>>>

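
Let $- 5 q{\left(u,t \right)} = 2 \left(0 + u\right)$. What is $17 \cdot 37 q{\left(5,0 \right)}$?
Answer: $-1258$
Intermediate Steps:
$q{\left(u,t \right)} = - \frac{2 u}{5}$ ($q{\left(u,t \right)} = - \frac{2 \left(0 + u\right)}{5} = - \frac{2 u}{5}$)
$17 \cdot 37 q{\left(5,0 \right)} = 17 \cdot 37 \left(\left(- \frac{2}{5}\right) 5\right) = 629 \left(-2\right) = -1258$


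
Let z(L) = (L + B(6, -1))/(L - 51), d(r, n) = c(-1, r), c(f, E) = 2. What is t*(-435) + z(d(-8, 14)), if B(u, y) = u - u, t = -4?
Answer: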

<<<

The complete listing, unchanged, is the expected answer.

§ **RESPONSE BOX**
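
Let $- 5 q{\left(u,t \right)} = 2 \left(0 + u\right)$. What is $17 \cdot 37 q{\left(5,0 \right)}$?
Answer: $-1258$
Intermediate Steps:
$q{\left(u,t \right)} = - \frac{2 u}{5}$ ($q{\left(u,t \right)} = - \frac{2 \left(0 + u\right)}{5} = - \frac{2 u}{5}$)
$17 \cdot 37 q{\left(5,0 \right)} = 17 \cdot 37 \left(\left(- \frac{2}{5}\right) 5\right) = 629 \left(-2\right) = -1258$


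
Let z(L) = (L + B(6, -1))/(L - 51), d(r, n) = c(-1, r), c(f, E) = 2. What is t*(-435) + z(d(-8, 14)), if B(u, y) = u - u, t = -4?
Answer: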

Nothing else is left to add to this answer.